▸ **REQUIREMENT**
Your job with the data below is to output exactly the lines from the one holding "After each equilibrium" down to the one holding "(1) change container", both included, and no others.

▸ **Collected data entries**
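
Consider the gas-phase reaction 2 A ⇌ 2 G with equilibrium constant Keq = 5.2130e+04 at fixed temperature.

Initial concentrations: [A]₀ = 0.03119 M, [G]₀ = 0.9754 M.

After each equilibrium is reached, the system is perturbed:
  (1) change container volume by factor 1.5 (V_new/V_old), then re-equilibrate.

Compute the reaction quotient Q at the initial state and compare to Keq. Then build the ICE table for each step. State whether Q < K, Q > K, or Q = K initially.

Q₀ = 978; Q < K (proceeds forward)

Q₀ = 978 vs Keq = 5.2130e+04 ⇒ Q<K, forward
Step 1:
                   A          G
  init       0.03119     0.9754
  Δ          -0.0268     0.0268
  eq        0.004389      1.002
  solve Keq expr → x = 0.0134; check Q = 5.2130e+04
Then change container volume by factor 1.5 (V_new/V_old).
Step 2:
                   A          G
  init      0.002926     0.6681
  Δ                0          0
  eq        0.002926     0.6681
  solve Keq expr → x = 0; check Q = 5.2130e+04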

▸ **OUTPUT FOR THIS EXERCISE**
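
After each equilibrium is reached, the system is perturbed:
  (1) change container volume by factor 1.5 (V_new/V_old), then re-equilibrate.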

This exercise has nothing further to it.